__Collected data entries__

::::::::::

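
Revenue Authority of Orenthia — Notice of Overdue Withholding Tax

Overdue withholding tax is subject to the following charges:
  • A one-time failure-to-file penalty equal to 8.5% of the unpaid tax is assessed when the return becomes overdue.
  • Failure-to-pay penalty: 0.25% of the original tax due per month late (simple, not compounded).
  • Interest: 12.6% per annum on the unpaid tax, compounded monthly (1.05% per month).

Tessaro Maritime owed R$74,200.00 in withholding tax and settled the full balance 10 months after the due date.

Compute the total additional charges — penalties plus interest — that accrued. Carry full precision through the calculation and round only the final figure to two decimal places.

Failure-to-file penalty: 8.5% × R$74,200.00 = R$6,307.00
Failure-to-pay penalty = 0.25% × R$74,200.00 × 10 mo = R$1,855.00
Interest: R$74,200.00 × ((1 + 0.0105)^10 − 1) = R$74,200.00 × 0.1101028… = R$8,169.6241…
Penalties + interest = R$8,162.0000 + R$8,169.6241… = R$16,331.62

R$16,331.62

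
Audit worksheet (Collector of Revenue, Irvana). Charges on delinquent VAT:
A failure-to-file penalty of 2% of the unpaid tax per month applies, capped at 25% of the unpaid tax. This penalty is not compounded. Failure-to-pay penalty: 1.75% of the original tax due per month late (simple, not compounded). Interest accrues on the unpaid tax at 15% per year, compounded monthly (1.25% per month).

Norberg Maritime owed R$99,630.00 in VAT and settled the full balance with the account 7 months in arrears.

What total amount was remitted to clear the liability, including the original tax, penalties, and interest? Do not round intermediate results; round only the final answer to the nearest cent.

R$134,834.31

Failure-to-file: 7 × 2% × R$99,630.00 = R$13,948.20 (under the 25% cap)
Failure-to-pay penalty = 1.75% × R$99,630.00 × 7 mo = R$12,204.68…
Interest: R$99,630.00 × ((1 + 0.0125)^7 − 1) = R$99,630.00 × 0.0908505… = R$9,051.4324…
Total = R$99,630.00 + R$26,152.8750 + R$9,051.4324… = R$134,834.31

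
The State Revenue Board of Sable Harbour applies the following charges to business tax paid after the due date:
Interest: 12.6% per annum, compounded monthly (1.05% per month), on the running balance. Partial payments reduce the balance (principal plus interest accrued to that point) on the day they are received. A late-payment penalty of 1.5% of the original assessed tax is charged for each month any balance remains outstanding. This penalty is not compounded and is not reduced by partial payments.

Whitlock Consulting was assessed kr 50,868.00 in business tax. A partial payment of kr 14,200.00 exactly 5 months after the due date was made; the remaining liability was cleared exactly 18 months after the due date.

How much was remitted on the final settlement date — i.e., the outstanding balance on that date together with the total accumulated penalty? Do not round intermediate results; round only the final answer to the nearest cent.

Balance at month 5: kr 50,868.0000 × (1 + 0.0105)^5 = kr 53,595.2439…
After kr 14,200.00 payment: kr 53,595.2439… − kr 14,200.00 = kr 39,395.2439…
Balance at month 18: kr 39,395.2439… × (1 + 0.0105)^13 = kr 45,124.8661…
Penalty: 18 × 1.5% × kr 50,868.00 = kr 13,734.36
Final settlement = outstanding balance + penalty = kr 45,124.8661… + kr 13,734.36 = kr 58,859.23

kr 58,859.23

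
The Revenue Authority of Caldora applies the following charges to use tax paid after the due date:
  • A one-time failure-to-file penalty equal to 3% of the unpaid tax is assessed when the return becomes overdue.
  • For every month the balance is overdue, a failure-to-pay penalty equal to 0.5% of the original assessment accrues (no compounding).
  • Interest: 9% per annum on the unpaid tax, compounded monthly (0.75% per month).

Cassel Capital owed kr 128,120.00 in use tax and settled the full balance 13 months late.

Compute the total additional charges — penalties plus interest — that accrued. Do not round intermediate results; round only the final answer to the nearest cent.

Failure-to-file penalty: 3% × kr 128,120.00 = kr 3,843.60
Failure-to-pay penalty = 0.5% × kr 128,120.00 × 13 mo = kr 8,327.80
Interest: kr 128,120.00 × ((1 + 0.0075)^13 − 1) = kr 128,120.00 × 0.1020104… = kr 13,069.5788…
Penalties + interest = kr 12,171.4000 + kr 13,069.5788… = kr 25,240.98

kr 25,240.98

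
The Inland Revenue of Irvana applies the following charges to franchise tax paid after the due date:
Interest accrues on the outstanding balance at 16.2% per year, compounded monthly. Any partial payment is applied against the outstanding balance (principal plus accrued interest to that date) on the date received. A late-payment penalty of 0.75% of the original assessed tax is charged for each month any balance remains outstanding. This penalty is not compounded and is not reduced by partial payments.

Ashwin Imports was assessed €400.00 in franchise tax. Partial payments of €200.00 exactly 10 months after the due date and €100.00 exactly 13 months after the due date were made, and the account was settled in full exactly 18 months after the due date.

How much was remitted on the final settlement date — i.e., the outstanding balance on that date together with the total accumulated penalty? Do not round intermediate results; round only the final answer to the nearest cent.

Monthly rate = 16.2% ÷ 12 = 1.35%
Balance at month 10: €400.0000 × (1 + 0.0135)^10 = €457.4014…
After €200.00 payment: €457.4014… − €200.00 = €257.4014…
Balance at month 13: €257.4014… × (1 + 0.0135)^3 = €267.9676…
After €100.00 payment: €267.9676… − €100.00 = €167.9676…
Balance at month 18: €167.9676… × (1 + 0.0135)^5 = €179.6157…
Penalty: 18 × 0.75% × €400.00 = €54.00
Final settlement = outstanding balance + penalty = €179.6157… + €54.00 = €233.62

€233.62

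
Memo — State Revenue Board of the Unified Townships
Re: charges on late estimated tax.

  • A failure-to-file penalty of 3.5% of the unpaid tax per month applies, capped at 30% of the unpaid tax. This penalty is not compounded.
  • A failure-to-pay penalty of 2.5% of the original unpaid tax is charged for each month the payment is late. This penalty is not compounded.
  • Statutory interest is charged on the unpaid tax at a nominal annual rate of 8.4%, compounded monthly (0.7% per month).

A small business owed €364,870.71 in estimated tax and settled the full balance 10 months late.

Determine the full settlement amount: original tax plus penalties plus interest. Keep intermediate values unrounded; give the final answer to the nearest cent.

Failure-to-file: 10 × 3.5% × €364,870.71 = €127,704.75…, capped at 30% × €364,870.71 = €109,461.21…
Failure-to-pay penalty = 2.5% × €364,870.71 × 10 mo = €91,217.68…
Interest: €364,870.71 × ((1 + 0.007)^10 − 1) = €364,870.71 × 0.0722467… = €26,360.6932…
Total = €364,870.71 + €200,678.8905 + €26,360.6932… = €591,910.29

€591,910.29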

::::::::::

The response must consist solely of the lines from the first line of the entries through the line containing "Tessaro Maritime owed", repeated exactly.

__Written solution__
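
Revenue Authority of Orenthia — Notice of Overdue Withholding Tax

Overdue withholding tax is subject to the following charges:
  • A one-time failure-to-file penalty equal to 8.5% of the unpaid tax is assessed when the return becomes overdue.
  • Failure-to-pay penalty: 0.25% of the original tax due per month late (simple, not compounded).
  • Interest: 12.6% per annum on the unpaid tax, compounded monthly (1.05% per month).

Tessaro Maritime owed R$74,200.00 in withholding tax and settled the full balance 10 months after the due date.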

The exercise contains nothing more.